**To do:** Two lines in the listing below mark the span: one contains "- Listed reductions" and one contains "displayed series is guaranteed.". Reproduce both of them and everything between, exactly.

----------------------------------------

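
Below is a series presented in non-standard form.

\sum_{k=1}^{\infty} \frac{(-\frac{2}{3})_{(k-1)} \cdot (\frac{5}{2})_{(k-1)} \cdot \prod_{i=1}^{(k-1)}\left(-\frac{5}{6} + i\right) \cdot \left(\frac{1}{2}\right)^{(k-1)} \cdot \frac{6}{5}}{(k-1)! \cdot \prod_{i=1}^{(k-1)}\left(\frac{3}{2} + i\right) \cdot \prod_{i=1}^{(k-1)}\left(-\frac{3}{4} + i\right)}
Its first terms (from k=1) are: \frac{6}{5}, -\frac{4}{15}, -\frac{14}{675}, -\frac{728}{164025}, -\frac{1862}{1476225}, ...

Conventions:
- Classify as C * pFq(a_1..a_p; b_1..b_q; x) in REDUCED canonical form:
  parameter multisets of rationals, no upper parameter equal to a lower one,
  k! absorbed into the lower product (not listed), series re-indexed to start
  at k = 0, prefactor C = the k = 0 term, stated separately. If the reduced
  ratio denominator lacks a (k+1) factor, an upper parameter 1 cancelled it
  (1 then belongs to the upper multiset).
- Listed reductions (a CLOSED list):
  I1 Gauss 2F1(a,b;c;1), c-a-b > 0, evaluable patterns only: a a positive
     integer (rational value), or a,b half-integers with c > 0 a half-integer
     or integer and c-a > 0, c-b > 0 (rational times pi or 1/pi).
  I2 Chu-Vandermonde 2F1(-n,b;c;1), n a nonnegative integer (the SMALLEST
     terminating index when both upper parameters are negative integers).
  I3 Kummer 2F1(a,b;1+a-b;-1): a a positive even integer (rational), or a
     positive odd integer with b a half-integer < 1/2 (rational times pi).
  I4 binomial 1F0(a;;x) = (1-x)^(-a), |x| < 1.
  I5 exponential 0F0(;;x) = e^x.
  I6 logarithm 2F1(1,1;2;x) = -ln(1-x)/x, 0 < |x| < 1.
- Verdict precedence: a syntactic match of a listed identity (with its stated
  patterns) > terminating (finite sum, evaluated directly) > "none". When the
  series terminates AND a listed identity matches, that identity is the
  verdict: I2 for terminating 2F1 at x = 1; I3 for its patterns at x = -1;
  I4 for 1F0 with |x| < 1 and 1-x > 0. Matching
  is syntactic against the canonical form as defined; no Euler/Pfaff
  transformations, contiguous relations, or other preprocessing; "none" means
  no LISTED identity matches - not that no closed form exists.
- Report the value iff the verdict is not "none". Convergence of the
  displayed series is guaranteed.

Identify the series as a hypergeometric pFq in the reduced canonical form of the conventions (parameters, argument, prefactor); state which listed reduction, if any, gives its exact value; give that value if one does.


Structural cue: from the first term \frac{6}{5}: the parameter 5/2 appears in both the upper and lower lists and cancels.
Step ratio: r(k) = \frac{1}{2} * (k-\frac{2}{3}) (k+\frac{1}{6}) / [(k+\frac{1}{4}) (k+1)] - rational; roots negated = parameters, x = \frac{1}{2}, C = \frac{6}{5}.

This is \frac{6}{5} * 2F1(-\frac{2}{3}, \frac{1}{6}; \frac{1}{4}; \frac{1}{2}) in reduced canonical form. Verdict: none (x = \frac{1}{2}): each listed identity misses the multisets {-\frac{2}{3}, \frac{1}{6}} ; {\frac{1}{4}}.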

----------------------------------------

**Response:**
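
- Listed reductions (a CLOSED list):
  I1 Gauss 2F1(a,b;c;1), c-a-b > 0, evaluable patterns only: a a positive
     integer (rational value), or a,b half-integers with c > 0 a half-integer
     or integer and c-a > 0, c-b > 0 (rational times pi or 1/pi).
  I2 Chu-Vandermonde 2F1(-n,b;c;1), n a nonnegative integer (the SMALLEST
     terminating index when both upper parameters are negative integers).
  I3 Kummer 2F1(a,b;1+a-b;-1): a a positive even integer (rational), or a
     positive odd integer with b a half-integer < 1/2 (rational times pi).
  I4 binomial 1F0(a;;x) = (1-x)^(-a), |x| < 1.
  I5 exponential 0F0(;;x) = e^x.
  I6 logarithm 2F1(1,1;2;x) = -ln(1-x)/x, 0 < |x| < 1.
- Verdict precedence: a syntactic match of a listed identity (with its stated
  patterns) > terminating (finite sum, evaluated directly) > "none". When the
  series terminates AND a listed identity matches, that identity is the
  verdict: I2 for terminating 2F1 at x = 1; I3 for its patterns at x = -1;
  I4 for 1F0 with |x| < 1 and 1-x > 0. Matching
  is syntactic against the canonical form as defined; no Euler/Pfaff
  transformations, contiguous relations, or other preprocessing; "none" means
  no LISTED identity matches - not that no closed form exists.
- Report the value iff the verdict is not "none". Convergence of the
  displayed series is guaranteed.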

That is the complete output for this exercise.